RECORD SET: Begin
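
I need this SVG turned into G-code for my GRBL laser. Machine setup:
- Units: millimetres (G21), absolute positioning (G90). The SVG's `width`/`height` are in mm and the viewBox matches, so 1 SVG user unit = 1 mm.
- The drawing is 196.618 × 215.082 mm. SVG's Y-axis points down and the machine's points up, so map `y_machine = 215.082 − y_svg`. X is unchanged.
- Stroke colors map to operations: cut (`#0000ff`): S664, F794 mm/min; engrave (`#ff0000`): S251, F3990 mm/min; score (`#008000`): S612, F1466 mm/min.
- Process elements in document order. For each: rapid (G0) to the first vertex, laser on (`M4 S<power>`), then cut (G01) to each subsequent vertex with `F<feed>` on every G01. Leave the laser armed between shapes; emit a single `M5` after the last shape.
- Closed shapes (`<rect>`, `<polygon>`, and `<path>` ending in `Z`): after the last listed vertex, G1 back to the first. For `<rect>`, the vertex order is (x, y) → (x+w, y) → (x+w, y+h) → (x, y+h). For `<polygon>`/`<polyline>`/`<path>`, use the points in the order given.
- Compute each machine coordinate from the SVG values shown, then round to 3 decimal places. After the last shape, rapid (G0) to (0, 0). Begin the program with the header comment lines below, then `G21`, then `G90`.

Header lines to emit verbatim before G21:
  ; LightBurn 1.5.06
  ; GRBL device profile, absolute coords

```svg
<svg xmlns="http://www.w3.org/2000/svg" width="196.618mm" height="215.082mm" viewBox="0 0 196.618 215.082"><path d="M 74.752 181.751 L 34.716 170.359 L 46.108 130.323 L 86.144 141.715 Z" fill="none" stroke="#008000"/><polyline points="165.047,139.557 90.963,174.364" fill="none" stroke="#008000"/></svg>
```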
RECORD SET: End
PROBLEM DESCRIPTION: Each line of the data is to be output exactly, with none skipped.

SOLUTION FOR THIS PROBLEM:
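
I need this SVG turned into G-code for my GRBL laser. Machine setup:
- Units: millimetres (G21), absolute positioning (G90). The SVG's `width`/`height` are in mm and the viewBox matches, so 1 SVG user unit = 1 mm.
- The drawing is 196.618 × 215.082 mm. SVG's Y-axis points down and the machine's points up, so map `y_machine = 215.082 − y_svg`. X is unchanged.
- Stroke colors map to operations: cut (`#0000ff`): S664, F794 mm/min; engrave (`#ff0000`): S251, F3990 mm/min; score (`#008000`): S612, F1466 mm/min.
- Process elements in document order. For each: rapid (G0) to the first vertex, laser on (`M4 S<power>`), then cut (G01) to each subsequent vertex with `F<feed>` on every G01. Leave the laser armed between shapes; emit a single `M5` after the last shape.
- Closed shapes (`<rect>`, `<polygon>`, and `<path>` ending in `Z`): after the last listed vertex, G1 back to the first. For `<rect>`, the vertex order is (x, y) → (x+w, y) → (x+w, y+h) → (x, y+h). For `<polygon>`/`<polyline>`/`<path>`, use the points in the order given.
- Compute each machine coordinate from the SVG values shown, then round to 3 decimal places. After the last shape, rapid (G0) to (0, 0). Begin the program with the header comment lines below, then `G21`, then `G90`.

Header lines to emit verbatim before G21:
  ; LightBurn 1.5.06
  ; GRBL device profile, absolute coords

```svg
<svg xmlns="http://www.w3.org/2000/svg" width="196.618mm" height="215.082mm" viewBox="0 0 196.618 215.082"><path d="M 74.752 181.751 L 34.716 170.359 L 46.108 130.323 L 86.144 141.715 Z" fill="none" stroke="#008000"/><polyline points="165.047,139.557 90.963,174.364" fill="none" stroke="#008000"/></svg>
```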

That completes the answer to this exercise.